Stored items

════════════════════

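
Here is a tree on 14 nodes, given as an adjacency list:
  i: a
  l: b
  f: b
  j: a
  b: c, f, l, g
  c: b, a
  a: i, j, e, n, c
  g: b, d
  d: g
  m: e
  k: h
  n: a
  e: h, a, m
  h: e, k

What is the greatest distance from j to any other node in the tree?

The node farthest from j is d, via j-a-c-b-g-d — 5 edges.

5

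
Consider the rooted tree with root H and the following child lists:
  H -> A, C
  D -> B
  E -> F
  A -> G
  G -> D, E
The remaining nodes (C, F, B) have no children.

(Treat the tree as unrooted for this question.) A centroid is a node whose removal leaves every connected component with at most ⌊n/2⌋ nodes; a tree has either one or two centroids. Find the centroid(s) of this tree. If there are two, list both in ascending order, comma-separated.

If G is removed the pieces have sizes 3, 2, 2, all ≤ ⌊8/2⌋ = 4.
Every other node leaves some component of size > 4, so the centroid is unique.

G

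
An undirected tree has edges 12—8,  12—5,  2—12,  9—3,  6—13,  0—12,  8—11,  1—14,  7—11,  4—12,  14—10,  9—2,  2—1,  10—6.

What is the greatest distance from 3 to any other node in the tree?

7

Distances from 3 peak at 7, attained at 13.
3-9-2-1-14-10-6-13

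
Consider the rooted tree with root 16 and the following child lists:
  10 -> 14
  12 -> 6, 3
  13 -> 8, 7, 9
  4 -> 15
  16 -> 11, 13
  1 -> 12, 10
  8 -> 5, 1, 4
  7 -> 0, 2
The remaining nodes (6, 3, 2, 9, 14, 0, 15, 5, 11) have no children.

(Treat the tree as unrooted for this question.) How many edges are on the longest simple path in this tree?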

════════════════════

### Required action
Your answer must be a copy of every line in the data above that holds the string "children".

### Solution for this exercise
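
The remaining nodes (C, F, B) have no children.
The remaining nodes (6, 3, 2, 9, 14, 0, 15, 5, 11) have no children.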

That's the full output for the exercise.